Show, in full, each line of the data that contains "outlet".

#### Stored data ####

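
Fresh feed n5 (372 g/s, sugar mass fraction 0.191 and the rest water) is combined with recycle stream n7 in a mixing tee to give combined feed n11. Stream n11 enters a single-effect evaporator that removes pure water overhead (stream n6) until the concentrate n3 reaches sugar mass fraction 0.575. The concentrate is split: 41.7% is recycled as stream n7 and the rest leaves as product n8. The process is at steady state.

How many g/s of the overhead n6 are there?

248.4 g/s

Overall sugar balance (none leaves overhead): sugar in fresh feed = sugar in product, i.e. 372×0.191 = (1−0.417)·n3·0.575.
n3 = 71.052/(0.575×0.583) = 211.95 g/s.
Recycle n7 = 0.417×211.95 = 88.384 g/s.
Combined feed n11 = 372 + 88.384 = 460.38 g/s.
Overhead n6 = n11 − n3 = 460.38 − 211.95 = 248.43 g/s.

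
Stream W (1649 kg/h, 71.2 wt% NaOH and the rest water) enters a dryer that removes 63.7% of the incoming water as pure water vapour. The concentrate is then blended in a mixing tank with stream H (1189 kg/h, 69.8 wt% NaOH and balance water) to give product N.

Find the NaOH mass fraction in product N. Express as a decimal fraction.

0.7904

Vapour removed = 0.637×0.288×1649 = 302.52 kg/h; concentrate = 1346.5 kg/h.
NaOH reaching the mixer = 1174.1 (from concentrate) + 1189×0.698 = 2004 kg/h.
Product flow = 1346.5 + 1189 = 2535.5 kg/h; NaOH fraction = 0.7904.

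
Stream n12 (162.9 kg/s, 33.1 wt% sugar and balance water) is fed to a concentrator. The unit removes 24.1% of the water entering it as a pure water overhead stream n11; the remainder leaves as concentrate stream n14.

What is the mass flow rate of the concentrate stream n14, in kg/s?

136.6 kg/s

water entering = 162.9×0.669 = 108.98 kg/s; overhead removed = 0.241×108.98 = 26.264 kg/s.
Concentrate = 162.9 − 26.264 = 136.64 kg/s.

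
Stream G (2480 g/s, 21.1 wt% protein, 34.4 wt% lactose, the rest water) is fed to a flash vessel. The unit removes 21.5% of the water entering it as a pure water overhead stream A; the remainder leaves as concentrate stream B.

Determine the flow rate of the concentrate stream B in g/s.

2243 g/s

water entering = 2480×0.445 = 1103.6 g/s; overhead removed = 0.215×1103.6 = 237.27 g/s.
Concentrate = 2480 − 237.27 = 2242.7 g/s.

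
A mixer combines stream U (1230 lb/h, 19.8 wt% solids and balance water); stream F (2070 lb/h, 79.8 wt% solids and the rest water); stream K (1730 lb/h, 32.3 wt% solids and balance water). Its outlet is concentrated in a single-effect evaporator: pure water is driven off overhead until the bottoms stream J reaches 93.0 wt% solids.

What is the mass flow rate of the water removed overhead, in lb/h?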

####
#### Stored data ####

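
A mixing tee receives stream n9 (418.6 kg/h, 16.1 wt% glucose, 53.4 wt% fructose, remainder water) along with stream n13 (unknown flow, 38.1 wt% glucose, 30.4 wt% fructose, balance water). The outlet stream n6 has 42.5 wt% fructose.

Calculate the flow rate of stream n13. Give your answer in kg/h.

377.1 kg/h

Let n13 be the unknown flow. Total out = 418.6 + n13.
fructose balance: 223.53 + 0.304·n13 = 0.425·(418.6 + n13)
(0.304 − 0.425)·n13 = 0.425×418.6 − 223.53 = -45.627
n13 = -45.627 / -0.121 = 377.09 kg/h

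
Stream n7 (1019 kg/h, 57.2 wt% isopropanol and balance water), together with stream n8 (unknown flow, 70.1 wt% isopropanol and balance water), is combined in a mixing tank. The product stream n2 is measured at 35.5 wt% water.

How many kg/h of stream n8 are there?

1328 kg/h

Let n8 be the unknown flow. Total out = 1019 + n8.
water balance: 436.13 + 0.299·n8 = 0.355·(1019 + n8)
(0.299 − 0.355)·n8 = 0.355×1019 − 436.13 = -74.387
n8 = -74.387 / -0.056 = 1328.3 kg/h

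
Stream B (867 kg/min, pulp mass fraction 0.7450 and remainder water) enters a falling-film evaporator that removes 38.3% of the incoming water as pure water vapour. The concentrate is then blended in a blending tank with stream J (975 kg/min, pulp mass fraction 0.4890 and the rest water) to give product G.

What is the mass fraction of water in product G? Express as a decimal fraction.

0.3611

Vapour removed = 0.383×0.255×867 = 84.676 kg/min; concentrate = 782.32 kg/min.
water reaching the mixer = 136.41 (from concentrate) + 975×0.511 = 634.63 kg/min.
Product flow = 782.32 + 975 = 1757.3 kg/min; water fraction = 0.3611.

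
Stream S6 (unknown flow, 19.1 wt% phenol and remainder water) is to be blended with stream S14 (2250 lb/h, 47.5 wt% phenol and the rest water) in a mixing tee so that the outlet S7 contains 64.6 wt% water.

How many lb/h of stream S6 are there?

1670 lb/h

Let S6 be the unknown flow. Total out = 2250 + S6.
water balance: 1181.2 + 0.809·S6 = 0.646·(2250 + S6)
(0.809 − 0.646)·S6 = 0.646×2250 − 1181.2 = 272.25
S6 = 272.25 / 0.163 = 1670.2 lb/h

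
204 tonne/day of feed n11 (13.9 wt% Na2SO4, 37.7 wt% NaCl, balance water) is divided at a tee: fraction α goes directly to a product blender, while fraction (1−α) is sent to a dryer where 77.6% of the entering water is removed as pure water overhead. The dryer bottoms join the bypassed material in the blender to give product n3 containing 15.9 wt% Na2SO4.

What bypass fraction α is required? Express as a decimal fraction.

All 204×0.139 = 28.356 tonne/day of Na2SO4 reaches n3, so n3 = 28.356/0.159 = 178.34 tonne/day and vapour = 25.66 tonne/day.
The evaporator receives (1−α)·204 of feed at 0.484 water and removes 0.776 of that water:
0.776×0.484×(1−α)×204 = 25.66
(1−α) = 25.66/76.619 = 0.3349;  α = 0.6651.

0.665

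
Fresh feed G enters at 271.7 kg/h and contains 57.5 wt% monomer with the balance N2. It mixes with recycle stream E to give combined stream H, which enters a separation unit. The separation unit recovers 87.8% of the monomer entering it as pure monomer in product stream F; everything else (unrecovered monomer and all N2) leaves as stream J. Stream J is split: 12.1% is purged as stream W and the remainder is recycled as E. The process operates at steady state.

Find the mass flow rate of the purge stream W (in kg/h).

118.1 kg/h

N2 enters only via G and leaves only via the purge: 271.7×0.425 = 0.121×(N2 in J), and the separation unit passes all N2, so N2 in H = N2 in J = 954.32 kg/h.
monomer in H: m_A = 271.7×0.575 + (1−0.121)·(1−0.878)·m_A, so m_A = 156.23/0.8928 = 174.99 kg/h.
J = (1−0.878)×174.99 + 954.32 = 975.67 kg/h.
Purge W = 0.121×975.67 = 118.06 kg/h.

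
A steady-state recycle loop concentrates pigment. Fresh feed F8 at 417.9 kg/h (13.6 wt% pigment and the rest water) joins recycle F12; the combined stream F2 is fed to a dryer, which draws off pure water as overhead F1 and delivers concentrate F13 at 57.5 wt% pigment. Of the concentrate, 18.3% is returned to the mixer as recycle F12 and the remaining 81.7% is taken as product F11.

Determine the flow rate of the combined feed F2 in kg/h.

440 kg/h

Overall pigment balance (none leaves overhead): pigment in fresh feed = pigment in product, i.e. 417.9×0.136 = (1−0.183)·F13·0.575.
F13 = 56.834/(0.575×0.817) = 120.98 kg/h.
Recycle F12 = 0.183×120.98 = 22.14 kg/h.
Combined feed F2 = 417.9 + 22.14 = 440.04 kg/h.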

####
#### Stored data ####

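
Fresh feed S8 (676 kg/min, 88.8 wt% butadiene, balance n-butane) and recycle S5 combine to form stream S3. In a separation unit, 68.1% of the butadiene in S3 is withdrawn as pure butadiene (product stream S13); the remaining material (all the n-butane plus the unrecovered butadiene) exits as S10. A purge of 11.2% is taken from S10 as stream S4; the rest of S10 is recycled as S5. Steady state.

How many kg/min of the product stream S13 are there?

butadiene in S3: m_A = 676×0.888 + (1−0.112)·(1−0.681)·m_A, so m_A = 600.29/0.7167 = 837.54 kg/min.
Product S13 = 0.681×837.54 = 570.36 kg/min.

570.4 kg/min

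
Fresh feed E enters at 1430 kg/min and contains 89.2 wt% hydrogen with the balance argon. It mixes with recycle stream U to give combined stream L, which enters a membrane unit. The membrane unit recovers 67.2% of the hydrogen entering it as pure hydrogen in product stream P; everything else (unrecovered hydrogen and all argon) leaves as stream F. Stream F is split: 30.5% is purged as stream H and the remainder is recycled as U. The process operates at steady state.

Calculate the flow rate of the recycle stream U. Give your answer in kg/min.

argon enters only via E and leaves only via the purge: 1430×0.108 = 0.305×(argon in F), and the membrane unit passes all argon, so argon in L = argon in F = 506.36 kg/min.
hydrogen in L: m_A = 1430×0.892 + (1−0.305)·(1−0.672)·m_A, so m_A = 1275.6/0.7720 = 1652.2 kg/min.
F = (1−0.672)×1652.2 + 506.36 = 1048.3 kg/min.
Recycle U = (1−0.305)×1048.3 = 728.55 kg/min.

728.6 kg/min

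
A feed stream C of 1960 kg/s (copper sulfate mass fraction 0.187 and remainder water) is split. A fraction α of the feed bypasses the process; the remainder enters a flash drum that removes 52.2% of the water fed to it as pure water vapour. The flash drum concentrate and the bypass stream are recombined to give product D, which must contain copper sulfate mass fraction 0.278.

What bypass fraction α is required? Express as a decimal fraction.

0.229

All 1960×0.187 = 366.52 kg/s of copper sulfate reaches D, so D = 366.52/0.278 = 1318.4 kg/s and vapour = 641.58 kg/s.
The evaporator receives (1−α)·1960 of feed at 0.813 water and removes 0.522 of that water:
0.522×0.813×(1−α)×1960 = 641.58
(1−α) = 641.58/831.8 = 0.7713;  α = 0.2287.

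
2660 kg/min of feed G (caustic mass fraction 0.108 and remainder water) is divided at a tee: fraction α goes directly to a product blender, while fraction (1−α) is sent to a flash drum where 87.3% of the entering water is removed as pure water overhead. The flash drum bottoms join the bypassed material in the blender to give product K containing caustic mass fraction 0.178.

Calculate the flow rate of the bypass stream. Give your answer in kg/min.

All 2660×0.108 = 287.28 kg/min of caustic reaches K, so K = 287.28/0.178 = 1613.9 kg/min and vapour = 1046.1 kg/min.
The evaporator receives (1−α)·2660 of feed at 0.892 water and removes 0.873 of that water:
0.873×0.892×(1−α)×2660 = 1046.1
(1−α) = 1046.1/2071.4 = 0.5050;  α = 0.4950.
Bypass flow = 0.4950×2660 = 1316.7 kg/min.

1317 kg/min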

####

Solved exercise:
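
A mixer combines stream U (1230 lb/h, 19.8 wt% solids and balance water); stream F (2070 lb/h, 79.8 wt% solids and the rest water); stream K (1730 lb/h, 32.3 wt% solids and balance water). Its outlet is concentrated in a single-effect evaporator: pure water is driven off overhead until the bottoms stream J reaches 93.0 wt% solids.
A mixing tee receives stream n9 (418.6 kg/h, 16.1 wt% glucose, 53.4 wt% fructose, remainder water) along with stream n13 (unknown flow, 38.1 wt% glucose, 30.4 wt% fructose, balance water). The outlet stream n6 has 42.5 wt% fructose.
Stream S6 (unknown flow, 19.1 wt% phenol and remainder water) is to be blended with stream S14 (2250 lb/h, 47.5 wt% phenol and the rest water) in a mixing tee so that the outlet S7 contains 64.6 wt% water.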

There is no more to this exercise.